The line that holds "Let H(g) = (g" marks the start. Return it and each following line through the end of the data, unchanged.

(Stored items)
+-------+

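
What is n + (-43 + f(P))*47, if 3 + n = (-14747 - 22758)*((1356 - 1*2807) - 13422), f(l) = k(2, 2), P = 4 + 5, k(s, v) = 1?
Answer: 557809888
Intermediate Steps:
P = 9
f(l) = 1
n = 557811862 (n = -3 + (-14747 - 22758)*((1356 - 1*2807) - 13422) = -3 - 37505*((1356 - 2807) - 13422) = -3 - 37505*(-1451 - 13422) = -3 - 37505*(-14873) = -3 + 557811865 = 557811862)
n + (-43 + f(P))*47 = 557811862 + (-43 + 1)*47 = 557811862 - 42*47 = 557811862 - 1974 = 557809888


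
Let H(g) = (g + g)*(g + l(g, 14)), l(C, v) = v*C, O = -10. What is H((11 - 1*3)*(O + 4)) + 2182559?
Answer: 2251679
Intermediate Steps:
l(C, v) = C*v
H(g) = 30*g² (H(g) = (g + g)*(g + g*14) = (2*g)*(g + 14*g) = (2*g)*(15*g) = 30*g²)
H((11 - 1*3)*(O + 4)) + 2182559 = 30*((11 - 1*3)*(-10 + 4))² + 2182559 = 30*((11 - 3)*(-6))² + 2182559 = 30*(8*(-6))² + 2182559 = 30*(-48)² + 2182559 = 30*2304 + 2182559 = 69120 + 2182559 = 2251679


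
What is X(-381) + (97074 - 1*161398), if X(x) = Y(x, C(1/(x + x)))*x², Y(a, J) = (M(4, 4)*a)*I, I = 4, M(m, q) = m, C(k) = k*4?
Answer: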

+-------+

### Solution to this problem
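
Let H(g) = (g + g)*(g + l(g, 14)), l(C, v) = v*C, O = -10. What is H((11 - 1*3)*(O + 4)) + 2182559?
Answer: 2251679
Intermediate Steps:
l(C, v) = C*v
H(g) = 30*g² (H(g) = (g + g)*(g + g*14) = (2*g)*(g + 14*g) = (2*g)*(15*g) = 30*g²)
H((11 - 1*3)*(O + 4)) + 2182559 = 30*((11 - 1*3)*(-10 + 4))² + 2182559 = 30*((11 - 3)*(-6))² + 2182559 = 30*(8*(-6))² + 2182559 = 30*(-48)² + 2182559 = 30*2304 + 2182559 = 69120 + 2182559 = 2251679


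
What is X(-381) + (97074 - 1*161398), if X(x) = Y(x, C(1/(x + x)))*x², Y(a, J) = (M(4, 4)*a)*I, I = 4, M(m, q) = m, C(k) = k*4?
Answer: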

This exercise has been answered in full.